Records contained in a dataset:

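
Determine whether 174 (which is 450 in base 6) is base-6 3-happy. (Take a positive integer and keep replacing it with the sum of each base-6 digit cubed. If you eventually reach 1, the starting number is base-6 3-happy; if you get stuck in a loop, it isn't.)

base-6 3-happy

174 = (4,5,0)_6 → 4³ + 5³ + 0³ = 189
189 = (5,1,3)_6 → 5³ + 1³ + 3³ = 153
153 = (4,1,3)_6 → 4³ + 1³ + 3³ = 92
92 = (2,3,2)_6 → 2³ + 3³ + 2³ = 43
43 = (1,1,1)_6 → 1³ + 1³ + 1³ = 3
3 = (3)_6 → 3³ = 27
27 = (4,3)_6 → 4³ + 3³ = 91
91 = (2,3,1)_6 → 2³ + 3³ + 1³ = 36
36 = (1,0,0)_6 → 1³ + 0³ + 0³ = 1  — reached 1.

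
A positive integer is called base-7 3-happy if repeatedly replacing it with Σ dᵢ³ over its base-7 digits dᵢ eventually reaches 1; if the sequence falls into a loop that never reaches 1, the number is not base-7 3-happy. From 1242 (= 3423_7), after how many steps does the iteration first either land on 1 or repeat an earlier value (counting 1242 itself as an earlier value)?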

#### What is required:
Your answer must consist of every line above, transcribed verbatim.

#### Answer space:
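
Determine whether 174 (which is 450 in base 6) is base-6 3-happy. (Take a positive integer and keep replacing it with the sum of each base-6 digit cubed. If you eventually reach 1, the starting number is base-6 3-happy; if you get stuck in a loop, it isn't.)

base-6 3-happy

174 = (4,5,0)_6 → 4³ + 5³ + 0³ = 189
189 = (5,1,3)_6 → 5³ + 1³ + 3³ = 153
153 = (4,1,3)_6 → 4³ + 1³ + 3³ = 92
92 = (2,3,2)_6 → 2³ + 3³ + 2³ = 43
43 = (1,1,1)_6 → 1³ + 1³ + 1³ = 3
3 = (3)_6 → 3³ = 27
27 = (4,3)_6 → 4³ + 3³ = 91
91 = (2,3,1)_6 → 2³ + 3³ + 1³ = 36
36 = (1,0,0)_6 → 1³ + 0³ + 0³ = 1  — reached 1.

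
A positive integer is called base-7 3-happy if repeatedly replacing it with Σ dᵢ³ over its base-7 digits dᵢ eventually reaches 1; if the sequence falls into a loop that never reaches 1, the number is not base-7 3-happy. From 1242 (= 3423_7), after how many steps does the iteration first either land on 1 or repeat an earlier value (counting 1242 itself as an earlier value)?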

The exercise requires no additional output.